About this task =>
Scan the entries below for the word "following", then copy each line that holds it.

Dataset entries section start

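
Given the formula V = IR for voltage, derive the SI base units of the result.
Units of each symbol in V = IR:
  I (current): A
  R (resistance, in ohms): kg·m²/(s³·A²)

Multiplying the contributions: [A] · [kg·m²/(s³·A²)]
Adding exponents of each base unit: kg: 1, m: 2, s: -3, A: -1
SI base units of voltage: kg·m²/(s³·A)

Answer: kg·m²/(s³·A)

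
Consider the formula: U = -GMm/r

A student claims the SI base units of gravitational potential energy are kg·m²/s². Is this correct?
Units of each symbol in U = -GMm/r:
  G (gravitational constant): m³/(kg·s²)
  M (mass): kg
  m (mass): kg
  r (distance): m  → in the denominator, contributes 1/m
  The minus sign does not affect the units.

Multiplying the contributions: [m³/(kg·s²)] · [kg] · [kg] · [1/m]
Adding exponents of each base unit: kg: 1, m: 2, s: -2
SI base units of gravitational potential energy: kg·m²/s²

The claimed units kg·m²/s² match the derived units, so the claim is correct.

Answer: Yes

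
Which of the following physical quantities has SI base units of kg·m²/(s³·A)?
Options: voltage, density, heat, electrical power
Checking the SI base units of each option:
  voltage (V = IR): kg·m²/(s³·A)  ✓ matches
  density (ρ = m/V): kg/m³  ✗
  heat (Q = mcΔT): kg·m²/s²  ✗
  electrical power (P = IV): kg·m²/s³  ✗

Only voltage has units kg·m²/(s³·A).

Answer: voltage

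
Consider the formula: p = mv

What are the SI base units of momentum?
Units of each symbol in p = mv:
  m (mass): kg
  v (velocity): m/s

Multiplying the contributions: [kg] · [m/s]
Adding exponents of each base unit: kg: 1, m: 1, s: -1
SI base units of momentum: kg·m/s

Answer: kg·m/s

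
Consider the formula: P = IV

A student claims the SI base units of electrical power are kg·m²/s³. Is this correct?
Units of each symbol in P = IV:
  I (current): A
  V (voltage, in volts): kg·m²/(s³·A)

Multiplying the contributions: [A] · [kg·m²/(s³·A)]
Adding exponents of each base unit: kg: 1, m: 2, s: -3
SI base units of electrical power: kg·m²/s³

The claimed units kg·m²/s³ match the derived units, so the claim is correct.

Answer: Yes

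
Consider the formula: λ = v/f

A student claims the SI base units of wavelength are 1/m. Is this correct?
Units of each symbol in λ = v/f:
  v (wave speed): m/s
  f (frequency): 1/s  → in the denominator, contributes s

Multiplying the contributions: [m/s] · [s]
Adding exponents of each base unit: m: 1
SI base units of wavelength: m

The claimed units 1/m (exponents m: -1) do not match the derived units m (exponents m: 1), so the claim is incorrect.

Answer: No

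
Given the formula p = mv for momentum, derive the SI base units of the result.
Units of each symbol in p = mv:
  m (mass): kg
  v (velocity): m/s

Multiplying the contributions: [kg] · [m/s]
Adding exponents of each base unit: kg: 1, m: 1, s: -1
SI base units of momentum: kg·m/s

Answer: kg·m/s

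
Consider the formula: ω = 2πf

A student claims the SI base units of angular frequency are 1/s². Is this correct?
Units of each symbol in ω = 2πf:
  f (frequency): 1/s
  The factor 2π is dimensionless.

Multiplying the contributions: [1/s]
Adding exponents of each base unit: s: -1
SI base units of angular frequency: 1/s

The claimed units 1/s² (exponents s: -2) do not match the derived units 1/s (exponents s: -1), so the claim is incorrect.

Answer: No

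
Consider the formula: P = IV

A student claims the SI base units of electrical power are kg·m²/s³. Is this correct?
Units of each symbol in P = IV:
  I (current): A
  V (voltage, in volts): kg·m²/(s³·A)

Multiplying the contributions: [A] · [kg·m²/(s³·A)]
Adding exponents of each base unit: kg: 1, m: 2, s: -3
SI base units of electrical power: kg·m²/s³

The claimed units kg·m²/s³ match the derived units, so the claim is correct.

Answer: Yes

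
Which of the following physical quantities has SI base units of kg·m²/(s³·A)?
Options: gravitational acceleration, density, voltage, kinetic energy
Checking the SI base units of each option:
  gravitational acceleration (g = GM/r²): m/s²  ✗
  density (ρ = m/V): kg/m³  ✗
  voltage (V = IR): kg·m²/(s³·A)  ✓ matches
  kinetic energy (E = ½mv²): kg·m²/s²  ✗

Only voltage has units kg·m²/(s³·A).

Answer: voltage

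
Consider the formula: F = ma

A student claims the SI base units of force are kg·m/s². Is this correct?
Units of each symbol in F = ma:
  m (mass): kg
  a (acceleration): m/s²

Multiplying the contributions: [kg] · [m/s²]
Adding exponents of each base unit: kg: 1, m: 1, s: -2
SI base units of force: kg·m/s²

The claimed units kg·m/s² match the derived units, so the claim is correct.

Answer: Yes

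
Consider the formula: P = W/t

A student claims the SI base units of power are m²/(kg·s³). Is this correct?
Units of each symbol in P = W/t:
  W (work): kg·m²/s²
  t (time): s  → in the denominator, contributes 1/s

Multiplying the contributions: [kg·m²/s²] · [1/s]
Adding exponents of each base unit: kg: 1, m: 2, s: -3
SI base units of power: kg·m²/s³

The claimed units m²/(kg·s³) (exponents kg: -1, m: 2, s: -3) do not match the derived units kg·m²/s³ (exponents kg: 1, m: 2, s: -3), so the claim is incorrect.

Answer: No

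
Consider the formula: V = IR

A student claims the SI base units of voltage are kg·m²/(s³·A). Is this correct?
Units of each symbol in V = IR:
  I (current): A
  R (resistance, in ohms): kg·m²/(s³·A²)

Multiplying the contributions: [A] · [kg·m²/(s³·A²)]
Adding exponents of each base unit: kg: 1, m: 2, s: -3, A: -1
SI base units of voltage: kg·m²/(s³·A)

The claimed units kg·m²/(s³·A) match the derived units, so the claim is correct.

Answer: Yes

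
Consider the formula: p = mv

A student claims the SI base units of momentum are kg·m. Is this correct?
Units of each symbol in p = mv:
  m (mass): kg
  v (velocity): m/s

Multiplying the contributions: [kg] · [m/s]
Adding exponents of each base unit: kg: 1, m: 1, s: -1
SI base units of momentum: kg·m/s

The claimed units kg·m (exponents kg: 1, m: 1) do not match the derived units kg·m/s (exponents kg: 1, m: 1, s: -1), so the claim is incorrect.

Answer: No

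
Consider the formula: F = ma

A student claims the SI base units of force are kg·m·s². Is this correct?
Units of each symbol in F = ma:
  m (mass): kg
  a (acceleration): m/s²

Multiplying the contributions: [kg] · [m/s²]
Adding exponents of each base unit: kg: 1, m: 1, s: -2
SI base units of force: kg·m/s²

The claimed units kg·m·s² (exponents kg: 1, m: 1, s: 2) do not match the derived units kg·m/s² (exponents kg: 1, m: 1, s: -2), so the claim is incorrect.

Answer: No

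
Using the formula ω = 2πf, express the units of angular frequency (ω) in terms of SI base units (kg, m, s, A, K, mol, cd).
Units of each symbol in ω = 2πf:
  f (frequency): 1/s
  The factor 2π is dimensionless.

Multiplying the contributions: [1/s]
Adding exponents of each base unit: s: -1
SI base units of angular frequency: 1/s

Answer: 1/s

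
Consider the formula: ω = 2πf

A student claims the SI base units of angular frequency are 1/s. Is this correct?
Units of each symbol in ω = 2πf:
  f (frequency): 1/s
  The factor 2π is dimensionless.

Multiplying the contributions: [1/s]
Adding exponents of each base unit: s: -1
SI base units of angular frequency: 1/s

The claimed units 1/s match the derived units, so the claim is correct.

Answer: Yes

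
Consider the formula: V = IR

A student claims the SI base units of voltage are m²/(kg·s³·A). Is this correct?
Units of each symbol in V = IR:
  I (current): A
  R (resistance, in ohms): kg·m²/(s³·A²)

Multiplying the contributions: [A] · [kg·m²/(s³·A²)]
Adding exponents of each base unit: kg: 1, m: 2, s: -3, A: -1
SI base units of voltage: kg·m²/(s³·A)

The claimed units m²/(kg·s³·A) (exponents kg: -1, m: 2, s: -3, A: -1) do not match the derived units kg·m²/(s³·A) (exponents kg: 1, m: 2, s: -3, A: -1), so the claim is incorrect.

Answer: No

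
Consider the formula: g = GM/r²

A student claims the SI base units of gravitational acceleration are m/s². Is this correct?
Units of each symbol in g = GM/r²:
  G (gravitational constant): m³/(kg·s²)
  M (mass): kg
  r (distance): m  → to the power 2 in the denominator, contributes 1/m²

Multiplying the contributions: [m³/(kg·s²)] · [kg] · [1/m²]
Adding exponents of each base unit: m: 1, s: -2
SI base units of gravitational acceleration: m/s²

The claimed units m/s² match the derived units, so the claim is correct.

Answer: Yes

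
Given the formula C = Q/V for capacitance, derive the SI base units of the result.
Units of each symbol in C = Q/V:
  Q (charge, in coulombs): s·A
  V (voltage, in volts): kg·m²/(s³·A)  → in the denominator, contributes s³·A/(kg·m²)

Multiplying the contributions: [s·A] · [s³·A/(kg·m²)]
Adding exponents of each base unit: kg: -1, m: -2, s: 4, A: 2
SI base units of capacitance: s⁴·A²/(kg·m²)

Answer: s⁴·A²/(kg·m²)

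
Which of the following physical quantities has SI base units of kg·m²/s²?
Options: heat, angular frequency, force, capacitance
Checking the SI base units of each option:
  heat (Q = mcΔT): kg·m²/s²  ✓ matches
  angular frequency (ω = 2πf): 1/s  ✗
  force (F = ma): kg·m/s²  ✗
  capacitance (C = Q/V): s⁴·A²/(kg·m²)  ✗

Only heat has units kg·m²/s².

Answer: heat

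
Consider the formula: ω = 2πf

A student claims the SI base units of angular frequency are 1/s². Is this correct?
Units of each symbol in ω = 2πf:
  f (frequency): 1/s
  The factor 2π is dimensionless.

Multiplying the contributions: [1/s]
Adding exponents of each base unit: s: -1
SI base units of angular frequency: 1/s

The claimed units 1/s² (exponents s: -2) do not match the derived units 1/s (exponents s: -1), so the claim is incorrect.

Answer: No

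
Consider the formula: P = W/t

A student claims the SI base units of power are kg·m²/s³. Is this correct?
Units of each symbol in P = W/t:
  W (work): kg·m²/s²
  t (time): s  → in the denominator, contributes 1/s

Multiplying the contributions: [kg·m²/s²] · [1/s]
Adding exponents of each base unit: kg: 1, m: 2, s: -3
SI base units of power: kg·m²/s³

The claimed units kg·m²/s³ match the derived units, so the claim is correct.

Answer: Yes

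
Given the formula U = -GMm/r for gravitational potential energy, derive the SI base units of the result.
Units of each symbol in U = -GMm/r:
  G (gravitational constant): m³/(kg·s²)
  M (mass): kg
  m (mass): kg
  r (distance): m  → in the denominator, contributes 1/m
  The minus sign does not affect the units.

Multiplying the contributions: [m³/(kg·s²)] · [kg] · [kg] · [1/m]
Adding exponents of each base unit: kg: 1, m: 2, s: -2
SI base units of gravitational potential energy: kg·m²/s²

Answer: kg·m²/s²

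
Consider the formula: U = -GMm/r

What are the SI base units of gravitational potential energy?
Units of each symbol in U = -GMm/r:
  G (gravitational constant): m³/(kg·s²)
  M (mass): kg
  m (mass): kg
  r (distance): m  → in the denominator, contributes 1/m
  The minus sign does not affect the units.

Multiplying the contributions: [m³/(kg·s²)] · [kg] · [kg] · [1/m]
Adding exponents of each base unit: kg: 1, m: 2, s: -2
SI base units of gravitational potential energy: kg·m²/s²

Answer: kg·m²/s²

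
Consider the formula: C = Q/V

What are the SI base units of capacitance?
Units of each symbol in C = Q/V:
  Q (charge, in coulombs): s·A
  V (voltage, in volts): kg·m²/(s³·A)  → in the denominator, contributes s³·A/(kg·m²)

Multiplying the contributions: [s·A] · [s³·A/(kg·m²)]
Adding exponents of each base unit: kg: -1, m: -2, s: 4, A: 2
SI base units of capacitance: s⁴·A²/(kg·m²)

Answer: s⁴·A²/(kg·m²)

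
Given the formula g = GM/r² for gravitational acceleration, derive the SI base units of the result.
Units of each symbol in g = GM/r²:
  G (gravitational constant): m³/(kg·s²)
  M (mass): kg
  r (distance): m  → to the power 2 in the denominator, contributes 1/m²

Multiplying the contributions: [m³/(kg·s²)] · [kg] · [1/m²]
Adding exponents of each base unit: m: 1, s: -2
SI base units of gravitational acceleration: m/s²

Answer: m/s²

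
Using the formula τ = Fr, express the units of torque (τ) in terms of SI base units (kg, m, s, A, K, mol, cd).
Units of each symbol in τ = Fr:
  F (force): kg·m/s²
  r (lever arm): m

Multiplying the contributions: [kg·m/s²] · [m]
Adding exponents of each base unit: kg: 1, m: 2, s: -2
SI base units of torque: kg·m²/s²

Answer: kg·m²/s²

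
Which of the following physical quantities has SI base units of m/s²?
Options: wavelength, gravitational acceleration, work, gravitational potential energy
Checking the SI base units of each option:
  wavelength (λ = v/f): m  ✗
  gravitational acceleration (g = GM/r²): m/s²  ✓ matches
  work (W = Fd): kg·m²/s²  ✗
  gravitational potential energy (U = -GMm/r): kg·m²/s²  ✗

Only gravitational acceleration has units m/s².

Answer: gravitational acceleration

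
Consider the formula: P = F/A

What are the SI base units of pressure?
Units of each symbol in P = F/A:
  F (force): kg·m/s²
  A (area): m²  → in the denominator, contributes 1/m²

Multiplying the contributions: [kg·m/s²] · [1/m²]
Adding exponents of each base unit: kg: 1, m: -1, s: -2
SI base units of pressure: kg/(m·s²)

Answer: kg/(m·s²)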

Dataset entries section end

Answer to this task =>
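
Which of the following physical quantities has SI base units of kg·m²/(s³·A)?
Which of the following physical quantities has SI base units of kg·m²/(s³·A)?
Which of the following physical quantities has SI base units of kg·m²/s²?
Which of the following physical quantities has SI base units of m/s²?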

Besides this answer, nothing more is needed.